Saved data entries

[Start of section]

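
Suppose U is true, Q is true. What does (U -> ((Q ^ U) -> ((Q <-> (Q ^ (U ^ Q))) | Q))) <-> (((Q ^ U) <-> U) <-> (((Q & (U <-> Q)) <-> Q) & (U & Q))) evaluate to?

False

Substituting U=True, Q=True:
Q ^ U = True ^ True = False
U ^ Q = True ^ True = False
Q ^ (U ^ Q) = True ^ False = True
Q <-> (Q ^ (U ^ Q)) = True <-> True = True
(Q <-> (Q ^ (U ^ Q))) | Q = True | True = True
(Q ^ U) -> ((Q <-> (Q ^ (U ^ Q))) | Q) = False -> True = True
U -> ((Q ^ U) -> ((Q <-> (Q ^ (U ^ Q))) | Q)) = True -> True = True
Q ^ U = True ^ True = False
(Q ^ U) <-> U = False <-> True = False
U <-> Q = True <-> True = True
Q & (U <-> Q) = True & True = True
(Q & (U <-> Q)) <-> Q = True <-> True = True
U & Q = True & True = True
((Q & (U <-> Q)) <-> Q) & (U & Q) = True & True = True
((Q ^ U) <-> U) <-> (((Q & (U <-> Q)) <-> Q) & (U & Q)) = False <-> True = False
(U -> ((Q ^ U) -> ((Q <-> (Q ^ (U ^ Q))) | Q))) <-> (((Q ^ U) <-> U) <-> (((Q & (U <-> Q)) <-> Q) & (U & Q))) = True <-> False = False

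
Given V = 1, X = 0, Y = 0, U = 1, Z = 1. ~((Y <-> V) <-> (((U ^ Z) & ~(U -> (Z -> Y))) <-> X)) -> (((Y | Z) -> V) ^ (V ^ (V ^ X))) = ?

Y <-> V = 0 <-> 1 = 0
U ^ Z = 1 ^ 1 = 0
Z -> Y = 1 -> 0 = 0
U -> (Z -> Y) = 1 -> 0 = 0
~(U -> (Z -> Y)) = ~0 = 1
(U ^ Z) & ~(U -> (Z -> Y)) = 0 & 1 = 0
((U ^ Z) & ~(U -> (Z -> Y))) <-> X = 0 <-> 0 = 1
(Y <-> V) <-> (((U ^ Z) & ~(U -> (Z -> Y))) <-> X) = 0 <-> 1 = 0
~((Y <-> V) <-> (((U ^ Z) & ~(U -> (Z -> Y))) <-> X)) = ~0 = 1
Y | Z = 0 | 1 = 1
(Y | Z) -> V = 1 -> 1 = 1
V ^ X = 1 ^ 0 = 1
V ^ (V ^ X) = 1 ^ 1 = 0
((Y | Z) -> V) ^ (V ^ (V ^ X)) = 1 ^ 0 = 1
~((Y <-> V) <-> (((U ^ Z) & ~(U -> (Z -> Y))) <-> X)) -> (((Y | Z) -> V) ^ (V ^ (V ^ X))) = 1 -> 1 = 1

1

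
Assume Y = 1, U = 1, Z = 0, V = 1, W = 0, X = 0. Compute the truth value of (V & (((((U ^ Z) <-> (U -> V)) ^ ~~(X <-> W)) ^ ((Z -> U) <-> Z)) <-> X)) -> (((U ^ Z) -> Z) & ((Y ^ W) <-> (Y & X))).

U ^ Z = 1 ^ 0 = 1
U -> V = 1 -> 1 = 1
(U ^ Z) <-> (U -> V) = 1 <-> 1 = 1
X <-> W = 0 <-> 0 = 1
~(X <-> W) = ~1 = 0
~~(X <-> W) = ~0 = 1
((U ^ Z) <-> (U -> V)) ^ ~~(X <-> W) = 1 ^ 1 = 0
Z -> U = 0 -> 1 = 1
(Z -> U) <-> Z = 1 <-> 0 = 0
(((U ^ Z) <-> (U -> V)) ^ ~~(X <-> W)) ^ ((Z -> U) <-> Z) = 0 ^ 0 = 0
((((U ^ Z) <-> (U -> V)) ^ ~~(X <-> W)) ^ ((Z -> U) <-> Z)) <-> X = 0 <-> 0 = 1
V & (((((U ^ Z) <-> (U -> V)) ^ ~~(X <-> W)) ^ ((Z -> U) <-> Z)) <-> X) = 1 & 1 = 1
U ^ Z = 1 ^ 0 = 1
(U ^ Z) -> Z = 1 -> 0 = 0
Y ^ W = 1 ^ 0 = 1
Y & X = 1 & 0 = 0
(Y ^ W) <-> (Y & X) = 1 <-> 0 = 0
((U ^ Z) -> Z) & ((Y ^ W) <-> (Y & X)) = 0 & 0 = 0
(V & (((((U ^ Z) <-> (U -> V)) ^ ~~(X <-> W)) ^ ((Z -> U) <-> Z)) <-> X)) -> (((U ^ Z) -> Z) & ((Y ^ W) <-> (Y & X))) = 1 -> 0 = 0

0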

[End of section]
[Start of section]

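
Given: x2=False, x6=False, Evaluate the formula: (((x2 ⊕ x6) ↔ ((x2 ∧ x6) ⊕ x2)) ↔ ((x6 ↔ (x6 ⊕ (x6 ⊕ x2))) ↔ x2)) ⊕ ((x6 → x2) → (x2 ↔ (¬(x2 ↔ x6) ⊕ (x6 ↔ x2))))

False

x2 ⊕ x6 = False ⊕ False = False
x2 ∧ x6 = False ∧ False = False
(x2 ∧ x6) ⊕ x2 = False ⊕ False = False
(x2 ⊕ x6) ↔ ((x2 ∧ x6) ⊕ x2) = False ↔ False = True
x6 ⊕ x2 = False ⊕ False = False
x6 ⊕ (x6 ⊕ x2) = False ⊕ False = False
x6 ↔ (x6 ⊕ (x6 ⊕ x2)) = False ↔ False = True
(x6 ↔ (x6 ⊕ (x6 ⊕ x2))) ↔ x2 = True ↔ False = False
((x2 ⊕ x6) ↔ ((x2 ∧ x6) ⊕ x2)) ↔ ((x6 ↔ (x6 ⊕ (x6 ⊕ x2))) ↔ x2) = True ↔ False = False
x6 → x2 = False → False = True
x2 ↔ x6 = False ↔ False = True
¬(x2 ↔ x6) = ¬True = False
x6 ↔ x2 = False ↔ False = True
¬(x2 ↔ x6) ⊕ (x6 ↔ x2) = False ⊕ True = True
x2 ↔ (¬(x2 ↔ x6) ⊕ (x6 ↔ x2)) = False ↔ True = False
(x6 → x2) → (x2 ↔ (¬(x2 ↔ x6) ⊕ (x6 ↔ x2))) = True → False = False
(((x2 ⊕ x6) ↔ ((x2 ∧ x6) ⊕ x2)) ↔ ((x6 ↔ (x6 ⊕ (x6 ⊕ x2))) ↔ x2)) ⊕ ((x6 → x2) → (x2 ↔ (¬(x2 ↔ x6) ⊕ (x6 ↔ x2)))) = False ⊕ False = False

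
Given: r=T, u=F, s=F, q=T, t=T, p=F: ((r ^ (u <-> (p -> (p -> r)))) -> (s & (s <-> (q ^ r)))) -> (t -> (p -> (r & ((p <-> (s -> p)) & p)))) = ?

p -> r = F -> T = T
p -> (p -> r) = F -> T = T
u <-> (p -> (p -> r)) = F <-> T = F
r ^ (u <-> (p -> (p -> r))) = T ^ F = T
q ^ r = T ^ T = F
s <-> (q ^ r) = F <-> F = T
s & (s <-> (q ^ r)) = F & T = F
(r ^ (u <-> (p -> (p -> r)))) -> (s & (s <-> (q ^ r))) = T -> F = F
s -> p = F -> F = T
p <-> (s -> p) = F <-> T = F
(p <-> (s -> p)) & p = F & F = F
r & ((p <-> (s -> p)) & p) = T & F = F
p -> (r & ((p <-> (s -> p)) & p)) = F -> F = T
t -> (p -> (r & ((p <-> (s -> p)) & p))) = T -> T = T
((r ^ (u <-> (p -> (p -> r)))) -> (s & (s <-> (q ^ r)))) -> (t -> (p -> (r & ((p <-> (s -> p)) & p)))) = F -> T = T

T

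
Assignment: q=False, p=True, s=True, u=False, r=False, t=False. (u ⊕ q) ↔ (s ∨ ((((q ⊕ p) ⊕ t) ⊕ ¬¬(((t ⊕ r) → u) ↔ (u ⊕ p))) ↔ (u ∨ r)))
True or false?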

[End of section]

| Aim of the exercise |
The range runs from the line above containing "Assignment: q=False, p=True, s=True, u=False, r=False, t=False." to the line containing "True or false?", inclusive. Restate those lines word for word and no others.

| Written response |
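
Assignment: q=False, p=True, s=True, u=False, r=False, t=False. (u ⊕ q) ↔ (s ∨ ((((q ⊕ p) ⊕ t) ⊕ ¬¬(((t ⊕ r) → u) ↔ (u ⊕ p))) ↔ (u ∨ r)))
True or false?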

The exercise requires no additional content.